> [Exercise objective]: Copy the records below verbatim, from the first line through the line containing "Insert the following", inclusive, and output nothing else.

> [Dataset records]:
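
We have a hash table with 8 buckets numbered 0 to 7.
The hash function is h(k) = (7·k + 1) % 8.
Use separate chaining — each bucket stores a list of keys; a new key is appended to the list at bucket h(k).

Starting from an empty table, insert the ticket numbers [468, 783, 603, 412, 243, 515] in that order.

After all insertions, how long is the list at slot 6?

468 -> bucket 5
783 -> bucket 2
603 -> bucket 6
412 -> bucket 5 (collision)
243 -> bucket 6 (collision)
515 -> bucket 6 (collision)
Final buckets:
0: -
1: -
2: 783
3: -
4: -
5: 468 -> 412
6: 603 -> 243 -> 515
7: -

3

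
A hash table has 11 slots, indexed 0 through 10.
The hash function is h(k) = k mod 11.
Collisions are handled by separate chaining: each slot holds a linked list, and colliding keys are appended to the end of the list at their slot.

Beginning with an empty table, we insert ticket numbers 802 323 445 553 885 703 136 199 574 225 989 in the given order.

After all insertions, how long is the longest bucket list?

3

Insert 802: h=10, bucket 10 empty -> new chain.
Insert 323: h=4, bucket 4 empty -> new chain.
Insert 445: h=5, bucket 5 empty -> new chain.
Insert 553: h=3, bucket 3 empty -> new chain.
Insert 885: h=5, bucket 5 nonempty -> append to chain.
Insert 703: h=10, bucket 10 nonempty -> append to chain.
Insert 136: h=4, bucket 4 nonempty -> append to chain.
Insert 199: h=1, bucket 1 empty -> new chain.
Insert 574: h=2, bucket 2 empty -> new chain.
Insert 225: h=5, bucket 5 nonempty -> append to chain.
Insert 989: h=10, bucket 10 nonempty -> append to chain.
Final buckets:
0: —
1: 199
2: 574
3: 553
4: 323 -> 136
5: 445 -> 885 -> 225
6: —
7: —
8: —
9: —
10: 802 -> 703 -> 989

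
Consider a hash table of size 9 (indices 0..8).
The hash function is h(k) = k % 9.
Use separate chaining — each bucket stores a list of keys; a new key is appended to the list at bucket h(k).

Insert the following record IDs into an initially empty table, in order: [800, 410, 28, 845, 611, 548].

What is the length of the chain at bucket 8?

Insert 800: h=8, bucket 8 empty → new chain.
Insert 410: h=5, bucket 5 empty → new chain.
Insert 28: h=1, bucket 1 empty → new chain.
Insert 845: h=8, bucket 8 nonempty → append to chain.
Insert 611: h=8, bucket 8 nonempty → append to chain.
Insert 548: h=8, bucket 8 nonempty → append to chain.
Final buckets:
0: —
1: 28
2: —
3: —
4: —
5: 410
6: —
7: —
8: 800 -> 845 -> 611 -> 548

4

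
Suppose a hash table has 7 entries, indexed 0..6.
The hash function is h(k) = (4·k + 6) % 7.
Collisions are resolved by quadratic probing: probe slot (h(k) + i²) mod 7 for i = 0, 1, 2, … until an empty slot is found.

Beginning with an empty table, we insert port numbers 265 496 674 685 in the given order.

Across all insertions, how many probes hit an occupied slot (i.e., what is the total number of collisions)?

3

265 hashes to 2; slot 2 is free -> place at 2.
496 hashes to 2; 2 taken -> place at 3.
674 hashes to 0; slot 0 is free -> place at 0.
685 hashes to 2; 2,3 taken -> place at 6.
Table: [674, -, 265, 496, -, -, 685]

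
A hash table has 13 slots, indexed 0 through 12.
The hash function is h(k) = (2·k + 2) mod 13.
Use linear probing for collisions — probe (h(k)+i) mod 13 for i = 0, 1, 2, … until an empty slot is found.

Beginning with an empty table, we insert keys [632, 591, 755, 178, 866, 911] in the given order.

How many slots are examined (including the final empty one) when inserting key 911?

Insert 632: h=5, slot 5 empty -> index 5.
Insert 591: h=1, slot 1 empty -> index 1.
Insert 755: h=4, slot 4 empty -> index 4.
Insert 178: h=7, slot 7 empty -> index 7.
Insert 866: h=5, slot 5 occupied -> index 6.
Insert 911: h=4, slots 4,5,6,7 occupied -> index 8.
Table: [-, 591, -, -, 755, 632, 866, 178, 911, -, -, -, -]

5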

> [Response to the exercise]:
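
We have a hash table with 8 buckets numbered 0 to 7.
The hash function is h(k) = (7·k + 1) % 8.
Use separate chaining — each bucket stores a list of keys; a new key is appended to the list at bucket h(k).

Starting from an empty table, insert the ticket numbers [468, 783, 603, 412, 243, 515] in that order.

After all insertions, how long is the list at slot 6?

468 -> bucket 5
783 -> bucket 2
603 -> bucket 6
412 -> bucket 5 (collision)
243 -> bucket 6 (collision)
515 -> bucket 6 (collision)
Final buckets:
0: -
1: -
2: 783
3: -
4: -
5: 468 -> 412
6: 603 -> 243 -> 515
7: -

3

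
A hash table has 11 slots, indexed 0 through 10.
The hash function is h(k) = k mod 11.
Collisions are handled by separate chaining: each slot holds a linked list, and colliding keys are appended to the end of the list at their slot.

Beginning with an empty table, we insert ticket numbers 802 323 445 553 885 703 136 199 574 225 989 in the given order.

After all insertions, how long is the longest bucket list?

3

Insert 802: h=10, bucket 10 empty -> new chain.
Insert 323: h=4, bucket 4 empty -> new chain.
Insert 445: h=5, bucket 5 empty -> new chain.
Insert 553: h=3, bucket 3 empty -> new chain.
Insert 885: h=5, bucket 5 nonempty -> append to chain.
Insert 703: h=10, bucket 10 nonempty -> append to chain.
Insert 136: h=4, bucket 4 nonempty -> append to chain.
Insert 199: h=1, bucket 1 empty -> new chain.
Insert 574: h=2, bucket 2 empty -> new chain.
Insert 225: h=5, bucket 5 nonempty -> append to chain.
Insert 989: h=10, bucket 10 nonempty -> append to chain.
Final buckets:
0: —
1: 199
2: 574
3: 553
4: 323 -> 136
5: 445 -> 885 -> 225
6: —
7: —
8: —
9: —
10: 802 -> 703 -> 989

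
Consider a hash table of size 9 (indices 0..8).
The hash function is h(k) = k % 9.
Use separate chaining — each bucket stores a list of keys; a new key is appended to the list at bucket h(k).

Insert the following record IDs into an initially empty table, in order: [800, 410, 28, 845, 611, 548].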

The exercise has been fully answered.